Segment Start: Source data

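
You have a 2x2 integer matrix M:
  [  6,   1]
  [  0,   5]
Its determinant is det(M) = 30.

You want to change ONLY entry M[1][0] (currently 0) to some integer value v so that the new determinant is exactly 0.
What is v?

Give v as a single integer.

Answer: 30

Derivation:
det is linear in entry M[1][0]: det = old_det + (v - 0) * C_10
Cofactor C_10 = -1
Want det = 0: 30 + (v - 0) * -1 = 0
  (v - 0) = -30 / -1 = 30
  v = 0 + (30) = 30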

Segment End: Source data

What you need to do: Could you please print the entire listing exactly?

Written answer:
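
You have a 2x2 integer matrix M:
  [  6,   1]
  [  0,   5]
Its determinant is det(M) = 30.

You want to change ONLY entry M[1][0] (currently 0) to some integer value v so that the new determinant is exactly 0.
What is v?

Give v as a single integer.

Answer: 30

Derivation:
det is linear in entry M[1][0]: det = old_det + (v - 0) * C_10
Cofactor C_10 = -1
Want det = 0: 30 + (v - 0) * -1 = 0
  (v - 0) = -30 / -1 = 30
  v = 0 + (30) = 30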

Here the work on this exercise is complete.